Action item -> Your answer should hold exactly the lines from the one with "Solve for the" through the last line of the material below, nothing before and nothing extra.

Records for the exercise ->

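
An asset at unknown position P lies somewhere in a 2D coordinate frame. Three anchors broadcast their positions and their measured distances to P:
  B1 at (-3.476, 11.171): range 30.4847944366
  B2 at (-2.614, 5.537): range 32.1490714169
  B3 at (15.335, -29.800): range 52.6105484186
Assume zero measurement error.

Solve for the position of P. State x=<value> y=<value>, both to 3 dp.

eq1: (x + 3.476)² + (y − 11.171)² = 30.4847944366²
eq2: (x + 2.614)² + (y − 5.537)² = 32.1490714169²
eq3: (x − 15.335)² + (y + 29.800)² = 52.6105484186²
eq1−eq3, eq1−eq2 (x²,y² cancel):
  37.622·x − 81.942·y = -852.218705
  1.724·x − 11.268·y = -203.622553
det = 37.622·-11.268 − -81.942·1.724 = -282.656688
x = (-852.218705·-11.268 − -81.942·-203.622553) / -282.656688 = 25.056682
y = (37.622·-203.622553 − -852.218705·1.724) / -282.656688 = 21.904533

x=25.057 y=21.905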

Answer to this task ->
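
Solve for the position of P. State x=<value> y=<value>, both to 3 dp.

eq1: (x + 3.476)² + (y − 11.171)² = 30.4847944366²
eq2: (x + 2.614)² + (y − 5.537)² = 32.1490714169²
eq3: (x − 15.335)² + (y + 29.800)² = 52.6105484186²
eq1−eq3, eq1−eq2 (x²,y² cancel):
  37.622·x − 81.942·y = -852.218705
  1.724·x − 11.268·y = -203.622553
det = 37.622·-11.268 − -81.942·1.724 = -282.656688
x = (-852.218705·-11.268 − -81.942·-203.622553) / -282.656688 = 25.056682
y = (37.622·-203.622553 − -852.218705·1.724) / -282.656688 = 21.904533

x=25.057 y=21.905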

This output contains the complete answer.